Stored data
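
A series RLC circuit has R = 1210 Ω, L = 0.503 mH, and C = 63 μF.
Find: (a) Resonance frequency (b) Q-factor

Step 1 — Resonance condition Im(Z)=0 gives ω₀ = 1/√(LC).
Step 2 — ω₀ = 1/√(0.000503·6.3e-05) = 5618 rad/s.
Step 3 — f₀ = ω₀/(2π) = 894.1 Hz.
Step 4 — Series Q: Q = ω₀L/R = 5618·0.000503/1210 = 0.002335.

(a) f₀ = 894.1 Hz  (b) Q = 0.002335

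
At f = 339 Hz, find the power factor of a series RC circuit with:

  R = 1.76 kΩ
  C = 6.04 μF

Step 1 — Angular frequency: ω = 2π·f = 2π·339 = 2130 rad/s.
Step 2 — Component impedances:
  R: Z = R = 1760 Ω
  C: Z = 1/(jωC) = -j/(ω·C) = 0 - j77.73 Ω
Step 3 — Series combination: Z_total = R + C = 1760 - j77.73 Ω = 1762∠-2.5° Ω.
Step 4 — Power factor: PF = cos(φ) = Re(Z)/|Z| = 1760/1761.7 = 0.999.
Step 5 — Type: Im(Z) = -77.73 ⇒ leading (phase φ = -2.5°).

PF = 0.999 (leading, φ = -2.5°)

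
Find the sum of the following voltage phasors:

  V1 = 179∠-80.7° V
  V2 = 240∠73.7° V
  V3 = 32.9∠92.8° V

Step 1 — Convert each phasor to rectangular form:
  V1 = 179·(cos(-80.7°) + j·sin(-80.7°)) = 28.93 - j176.6 V
  V2 = 240·(cos(73.7°) + j·sin(73.7°)) = 67.36 + j230.4 V
  V3 = 32.9·(cos(92.8°) + j·sin(92.8°)) = -1.607 + j32.86 V
Step 2 — Sum components: V_total = 94.68 + j86.57 V.
Step 3 — Convert to polar: |V_total| = 128.3 V, ∠V_total = 42.4°.

V_total = 128.3∠42.4° V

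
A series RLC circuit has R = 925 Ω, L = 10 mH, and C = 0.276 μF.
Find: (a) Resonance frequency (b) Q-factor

Step 1 — Resonance condition Im(Z)=0 gives ω₀ = 1/√(LC).
Step 2 — ω₀ = 1/√(0.01·2.76e-07) = 1.903e+04 rad/s.
Step 3 — f₀ = ω₀/(2π) = 3029 Hz.
Step 4 — Series Q: Q = ω₀L/R = 1.903e+04·0.01/925 = 0.2058.

(a) f₀ = 3029 Hz  (b) Q = 0.2058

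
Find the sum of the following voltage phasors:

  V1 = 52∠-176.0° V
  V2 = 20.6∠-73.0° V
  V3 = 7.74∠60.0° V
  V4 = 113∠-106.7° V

Step 1 — Convert each phasor to rectangular form:
  V1 = 52·(cos(-176.0°) + j·sin(-176.0°)) = -51.87 - j3.627 V
  V2 = 20.6·(cos(-73.0°) + j·sin(-73.0°)) = 6.023 - j19.7 V
  V3 = 7.74·(cos(60.0°) + j·sin(60.0°)) = 3.87 + j6.703 V
  V4 = 113·(cos(-106.7°) + j·sin(-106.7°)) = -32.47 - j108.2 V
Step 2 — Sum components: V_total = -74.45 - j124.9 V.
Step 3 — Convert to polar: |V_total| = 145.4 V, ∠V_total = -120.8°.

V_total = 145.4∠-120.8° V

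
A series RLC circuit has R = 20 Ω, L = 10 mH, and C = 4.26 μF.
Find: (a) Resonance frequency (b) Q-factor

Step 1 — Resonance condition Im(Z)=0 gives ω₀ = 1/√(LC).
Step 2 — ω₀ = 1/√(0.01·4.26e-06) = 4845 rad/s.
Step 3 — f₀ = ω₀/(2π) = 771.1 Hz.
Step 4 — Series Q: Q = ω₀L/R = 4845·0.01/20 = 2.423.

(a) f₀ = 771.1 Hz  (b) Q = 2.423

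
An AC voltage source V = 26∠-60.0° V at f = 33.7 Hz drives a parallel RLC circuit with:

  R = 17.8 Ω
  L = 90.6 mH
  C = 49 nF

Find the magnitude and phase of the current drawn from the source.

Step 1 — Angular frequency: ω = 2π·f = 2π·33.7 = 211.7 rad/s.
Step 2 — Component impedances:
  R: Z = R = 17.8 Ω
  L: Z = jωL = j·211.7·0.0906 = 0 + j19.18 Ω
  C: Z = 1/(jωC) = -j/(ω·C) = 0 - j9.638e+04 Ω
Step 3 — Parallel combination: 1/Z_total = 1/R + 1/L + 1/C; Z_total = 9.567 + j8.875 Ω = 13.05∠42.9° Ω.
Step 4 — Source phasor: V = 26∠-60.0° V = 13 - j22.52 V.
Step 5 — Ohm's law: I = V / Z_total = (13 - j22.52) / (9.567 + j8.875) = -0.4432 - j1.942 A.
Step 6 — Convert to polar: |I| = 1.992 A, ∠I = -102.9°.

I = 1.992∠-102.9° A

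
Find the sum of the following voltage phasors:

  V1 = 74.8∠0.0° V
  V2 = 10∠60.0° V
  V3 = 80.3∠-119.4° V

Step 1 — Convert each phasor to rectangular form:
  V1 = 74.8·(cos(0.0°) + j·sin(0.0°)) = 74.8 V
  V2 = 10·(cos(60.0°) + j·sin(60.0°)) = 5 + j8.66 V
  V3 = 80.3·(cos(-119.4°) + j·sin(-119.4°)) = -39.42 - j69.96 V
Step 2 — Sum components: V_total = 40.38 - j61.3 V.
Step 3 — Convert to polar: |V_total| = 73.4 V, ∠V_total = -56.6°.

V_total = 73.4∠-56.6° V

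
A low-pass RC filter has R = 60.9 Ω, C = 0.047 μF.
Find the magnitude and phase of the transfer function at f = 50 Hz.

Step 1 — Angular frequency: ω = 2π·50 = 314.2 rad/s.
Step 2 — Transfer function: H(jω) = 1/(1 + jωRC).
Step 3 — Denominator: 1 + jωRC = 1 + j·314.2·60.9·4.7e-08 = 1 + j0.0008992.
Step 4 — H = 1 - j0.0008992.
Step 5 — Magnitude: |H| = 1 (-0.0 dB); phase: φ = -0.1°.

|H| = 1 (-0.0 dB), φ = -0.1°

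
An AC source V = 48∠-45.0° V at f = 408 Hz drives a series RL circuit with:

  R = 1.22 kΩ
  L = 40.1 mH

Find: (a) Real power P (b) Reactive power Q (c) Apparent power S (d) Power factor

Step 1 — Angular frequency: ω = 2π·f = 2π·408 = 2564 rad/s.
Step 2 — Component impedances:
  R: Z = R = 1220 Ω
  L: Z = jωL = j·2564·0.0401 = 0 + j102.8 Ω
Step 3 — Series combination: Z_total = R + L = 1220 + j102.8 Ω = 1224∠4.8° Ω.
Step 4 — Source phasor: V = 48∠-45.0° V = 33.94 - j33.94 V.
Step 5 — Current: I = V / Z = 0.0253 - j0.02995 A = 0.03921∠-49.8° A.
Step 6 — Complex power: S = V·I* = 1.875 + j0.158 VA.
Step 7 — Real power: P = Re(S) = 1.875 W.
Step 8 — Reactive power: Q = Im(S) = 0.158 VAR.
Step 9 — Apparent power: |S| = 1.882 VA.
Step 10 — Power factor: PF = P/|S| = 0.9965 (lagging).

(a) P = 1.875 W  (b) Q = 0.158 VAR  (c) S = 1.882 VA  (d) PF = 0.9965 (lagging)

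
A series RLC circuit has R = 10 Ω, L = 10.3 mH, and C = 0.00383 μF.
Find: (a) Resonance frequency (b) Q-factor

Step 1 — Resonance condition Im(Z)=0 gives ω₀ = 1/√(LC).
Step 2 — ω₀ = 1/√(0.0103·3.83e-09) = 1.592e+05 rad/s.
Step 3 — f₀ = ω₀/(2π) = 2.534e+04 Hz.
Step 4 — Series Q: Q = ω₀L/R = 1.592e+05·0.0103/10 = 164.

(a) f₀ = 2.534e+04 Hz  (b) Q = 164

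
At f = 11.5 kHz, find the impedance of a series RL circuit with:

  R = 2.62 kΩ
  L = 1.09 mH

Step 1 — Angular frequency: ω = 2π·f = 2π·1.15e+04 = 7.226e+04 rad/s.
Step 2 — Component impedances:
  R: Z = R = 2620 Ω
  L: Z = jωL = j·7.226e+04·0.00109 = 0 + j78.76 Ω
Step 3 — Series combination: Z_total = R + L = 2620 + j78.76 Ω = 2621∠1.7° Ω.

Z = 2620 + j78.76 Ω = 2621∠1.7° Ω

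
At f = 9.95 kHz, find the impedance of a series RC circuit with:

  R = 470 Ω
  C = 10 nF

Step 1 — Angular frequency: ω = 2π·f = 2π·9950 = 6.252e+04 rad/s.
Step 2 — Component impedances:
  R: Z = R = 470 Ω
  C: Z = 1/(jωC) = -j/(ω·C) = 0 - j1600 Ω
Step 3 — Series combination: Z_total = R + C = 470 - j1600 Ω = 1667∠-73.6° Ω.

Z = 470 - j1600 Ω = 1667∠-73.6° Ω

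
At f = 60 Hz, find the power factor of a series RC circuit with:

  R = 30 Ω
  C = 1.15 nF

Step 1 — Angular frequency: ω = 2π·f = 2π·60 = 377 rad/s.
Step 2 — Component impedances:
  R: Z = R = 30 Ω
  C: Z = 1/(jωC) = -j/(ω·C) = 0 - j2.307e+06 Ω
Step 3 — Series combination: Z_total = R + C = 30 - j2.307e+06 Ω = 2.307e+06∠-90.0° Ω.
Step 4 — Power factor: PF = cos(φ) = Re(Z)/|Z| = 30/2.3066e+06 = 1.301e-05.
Step 5 — Type: Im(Z) = -2.307e+06 ⇒ leading (phase φ = -90.0°).

PF = 1.301e-05 (leading, φ = -90.0°)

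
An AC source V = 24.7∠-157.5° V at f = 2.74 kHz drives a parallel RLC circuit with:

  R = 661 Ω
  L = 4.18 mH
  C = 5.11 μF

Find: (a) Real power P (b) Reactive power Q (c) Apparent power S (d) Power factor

Step 1 — Angular frequency: ω = 2π·f = 2π·2740 = 1.722e+04 rad/s.
Step 2 — Component impedances:
  R: Z = R = 661 Ω
  L: Z = jωL = j·1.722e+04·0.00418 = 0 + j71.96 Ω
  C: Z = 1/(jωC) = -j/(ω·C) = 0 - j11.37 Ω
Step 3 — Parallel combination: 1/Z_total = 1/R + 1/L + 1/C; Z_total = 0.2756 - j13.49 Ω = 13.5∠-88.8° Ω.
Step 4 — Source phasor: V = 24.7∠-157.5° V = -22.82 - j9.452 V.
Step 5 — Current: I = V / Z = 0.6657 - j1.705 A = 1.83∠-68.7° A.
Step 6 — Complex power: S = V·I* = 0.923 - j45.19 VA.
Step 7 — Real power: P = Re(S) = 0.923 W.
Step 8 — Reactive power: Q = Im(S) = -45.19 VAR.
Step 9 — Apparent power: |S| = 45.2 VA.
Step 10 — Power factor: PF = P/|S| = 0.02042 (leading).

(a) P = 0.923 W  (b) Q = -45.19 VAR  (c) S = 45.2 VA  (d) PF = 0.02042 (leading)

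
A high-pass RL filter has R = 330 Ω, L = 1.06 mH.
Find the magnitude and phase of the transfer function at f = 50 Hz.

Step 1 — Angular frequency: ω = 2π·50 = 314.2 rad/s.
Step 2 — Transfer function: H(jω) = jωL/(R + jωL).
Step 3 — Numerator jωL = j·0.333; denominator R + jωL = 330 + j0.333.
Step 4 — H = 1.018e-06 + j0.001009.
Step 5 — Magnitude: |H| = 0.001009 (-59.9 dB); phase: φ = 89.9°.

|H| = 0.001009 (-59.9 dB), φ = 89.9°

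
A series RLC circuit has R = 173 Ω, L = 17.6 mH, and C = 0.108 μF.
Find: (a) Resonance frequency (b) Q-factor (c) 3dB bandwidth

Step 1 — Resonance condition Im(Z)=0 gives ω₀ = 1/√(LC).
Step 2 — ω₀ = 1/√(0.0176·1.08e-07) = 2.294e+04 rad/s.
Step 3 — f₀ = ω₀/(2π) = 3650 Hz.
Step 4 — Series Q: Q = ω₀L/R = 2.294e+04·0.0176/173 = 2.333.
Step 5 — 3dB bandwidth: Δω = ω₀/Q = 9830 rad/s; BW = Δω/(2π) = 1564 Hz.

(a) f₀ = 3650 Hz  (b) Q = 2.333  (c) BW = 1564 Hz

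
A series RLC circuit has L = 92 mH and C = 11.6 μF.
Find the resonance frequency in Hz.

Step 1 — Resonance condition Im(Z)=0 gives ω₀ = 1/√(LC).
Step 2 — ω₀ = 1/√(0.092·1.16e-05) = 968 rad/s.
Step 3 — f₀ = ω₀/(2π) = 154.1 Hz.

f₀ = 154.1 Hz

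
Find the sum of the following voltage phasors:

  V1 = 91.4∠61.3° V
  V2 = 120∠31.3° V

Step 1 — Convert each phasor to rectangular form:
  V1 = 91.4·(cos(61.3°) + j·sin(61.3°)) = 43.89 + j80.17 V
  V2 = 120·(cos(31.3°) + j·sin(31.3°)) = 102.5 + j62.34 V
Step 2 — Sum components: V_total = 146.4 + j142.5 V.
Step 3 — Convert to polar: |V_total| = 204.3 V, ∠V_total = 44.2°.

V_total = 204.3∠44.2° V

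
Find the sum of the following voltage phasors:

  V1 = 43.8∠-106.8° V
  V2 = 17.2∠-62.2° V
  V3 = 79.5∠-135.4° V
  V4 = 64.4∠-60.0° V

Step 1 — Convert each phasor to rectangular form:
  V1 = 43.8·(cos(-106.8°) + j·sin(-106.8°)) = -12.66 - j41.93 V
  V2 = 17.2·(cos(-62.2°) + j·sin(-62.2°)) = 8.022 - j15.21 V
  V3 = 79.5·(cos(-135.4°) + j·sin(-135.4°)) = -56.61 - j55.82 V
  V4 = 64.4·(cos(-60.0°) + j·sin(-60.0°)) = 32.2 - j55.77 V
Step 2 — Sum components: V_total = -29.04 - j168.7 V.
Step 3 — Convert to polar: |V_total| = 171.2 V, ∠V_total = -99.8°.

V_total = 171.2∠-99.8° V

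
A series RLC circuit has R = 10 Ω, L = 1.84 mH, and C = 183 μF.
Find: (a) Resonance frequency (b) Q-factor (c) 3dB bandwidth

Step 1 — Resonance: ω₀ = 1/√(LC) = 1/√(0.00184·0.000183) = 1723 rad/s.
Step 2 — f₀ = ω₀/(2π) = 274.3 Hz.
Step 3 — Series Q: Q = ω₀L/R = 1723·0.00184/10 = 0.3171.
Step 4 — Bandwidth: Δω = ω₀/Q = 5435 rad/s; BW = Δω/(2π) = 865 Hz.

(a) f₀ = 274.3 Hz  (b) Q = 0.3171  (c) BW = 865 Hz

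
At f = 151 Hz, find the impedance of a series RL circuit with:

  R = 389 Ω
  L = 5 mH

Step 1 — Angular frequency: ω = 2π·f = 2π·151 = 948.8 rad/s.
Step 2 — Component impedances:
  R: Z = R = 389 Ω
  L: Z = jωL = j·948.8·0.005 = 0 + j4.744 Ω
Step 3 — Series combination: Z_total = R + L = 389 + j4.744 Ω = 389∠0.7° Ω.

Z = 389 + j4.744 Ω = 389∠0.7° Ω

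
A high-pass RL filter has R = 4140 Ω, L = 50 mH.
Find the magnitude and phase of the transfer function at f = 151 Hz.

Step 1 — Angular frequency: ω = 2π·151 = 948.8 rad/s.
Step 2 — Transfer function: H(jω) = jωL/(R + jωL).
Step 3 — Numerator jωL = j·47.44; denominator R + jωL = 4140 + j47.44.
Step 4 — H = 0.0001313 + j0.01146.
Step 5 — Magnitude: |H| = 0.01146 (-38.8 dB); phase: φ = 89.3°.

|H| = 0.01146 (-38.8 dB), φ = 89.3°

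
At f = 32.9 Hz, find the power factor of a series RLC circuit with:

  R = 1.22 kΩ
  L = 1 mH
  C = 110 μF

Step 1 — Angular frequency: ω = 2π·f = 2π·32.9 = 206.7 rad/s.
Step 2 — Component impedances:
  R: Z = R = 1220 Ω
  L: Z = jωL = j·206.7·0.001 = 0 + j0.2067 Ω
  C: Z = 1/(jωC) = -j/(ω·C) = 0 - j43.98 Ω
Step 3 — Series combination: Z_total = R + L + C = 1220 - j43.77 Ω = 1221∠-2.1° Ω.
Step 4 — Power factor: PF = cos(φ) = Re(Z)/|Z| = 1220/1220.78 = 0.9994.
Step 5 — Type: Im(Z) = -43.77 ⇒ leading (phase φ = -2.1°).

PF = 0.9994 (leading, φ = -2.1°)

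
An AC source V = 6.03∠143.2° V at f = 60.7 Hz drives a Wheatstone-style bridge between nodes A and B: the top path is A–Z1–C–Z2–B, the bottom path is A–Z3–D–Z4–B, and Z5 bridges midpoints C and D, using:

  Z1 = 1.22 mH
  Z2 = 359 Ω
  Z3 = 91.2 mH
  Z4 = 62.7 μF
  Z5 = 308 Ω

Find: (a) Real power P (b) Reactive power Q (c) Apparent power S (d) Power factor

Step 1 — Angular frequency: ω = 2π·f = 2π·60.7 = 381.4 rad/s.
Step 2 — Component impedances:
  Z1: Z = jωL = j·381.4·0.00122 = 0 + j0.4653 Ω
  Z2: Z = R = 359 Ω
  Z3: Z = jωL = j·381.4·0.0912 = 0 + j34.78 Ω
  Z4: Z = 1/(jωC) = -j/(ω·C) = 0 - j41.82 Ω
  Z5: Z = R = 308 Ω
Step 3 — Bridge requires nodal analysis (the Z5 bridge couples midpoints C and D, so the two paths cannot be reduced to a simple series/parallel combination). Setting node B to ground and injecting 1 A at node A, the 3-node admittance system at A, C, D solves to V_A = Z_AB = 3.986 - j7.315 Ω = 8.33∠-61.4° Ω.
Step 4 — Source phasor: V = 6.03∠143.2° V = -4.828 + j3.612 V.
Step 5 — Current: I = V / Z = -0.6581 - j0.3015 A = 0.7239∠-155.4° A.
Step 6 — Complex power: S = V·I* = 2.088 - j3.833 VA.
Step 7 — Real power: P = Re(S) = 2.088 W.
Step 8 — Reactive power: Q = Im(S) = -3.833 VAR.
Step 9 — Apparent power: |S| = 4.365 VA.
Step 10 — Power factor: PF = P/|S| = 0.4785 (leading).

(a) P = 2.088 W  (b) Q = -3.833 VAR  (c) S = 4.365 VA  (d) PF = 0.4785 (leading)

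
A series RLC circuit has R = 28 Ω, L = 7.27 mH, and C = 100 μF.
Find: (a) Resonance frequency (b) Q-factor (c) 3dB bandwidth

Step 1 — Resonance condition Im(Z)=0 gives ω₀ = 1/√(LC).
Step 2 — ω₀ = 1/√(0.00727·0.0001) = 1173 rad/s.
Step 3 — f₀ = ω₀/(2π) = 186.7 Hz.
Step 4 — Series Q: Q = ω₀L/R = 1173·0.00727/28 = 0.3045.
Step 5 — 3dB bandwidth: Δω = ω₀/Q = 3851 rad/s; BW = Δω/(2π) = 613 Hz.

(a) f₀ = 186.7 Hz  (b) Q = 0.3045  (c) BW = 613 Hz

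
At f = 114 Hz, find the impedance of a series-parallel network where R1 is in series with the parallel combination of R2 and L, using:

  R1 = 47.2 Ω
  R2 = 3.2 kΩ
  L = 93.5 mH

Step 1 — Angular frequency: ω = 2π·f = 2π·114 = 716.3 rad/s.
Step 2 — Component impedances:
  R1: Z = R = 47.2 Ω
  R2: Z = R = 3200 Ω
  L: Z = jωL = j·716.3·0.0935 = 0 + j66.97 Ω
Step 3 — Parallel branch: R2 || L = 1/(1/R2 + 1/L) = 1.401 + j66.94 Ω.
Step 4 — Series with R1: Z_total = R1 + (R2 || L) = 48.6 + j66.94 Ω = 82.73∠54.0° Ω.

Z = 48.6 + j66.94 Ω = 82.73∠54.0° Ω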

■ **WORK REQUIRED**: Figure out how many lines above hold "filter", then give that number alone.

■ **WRITTEN RESPONSE**: 3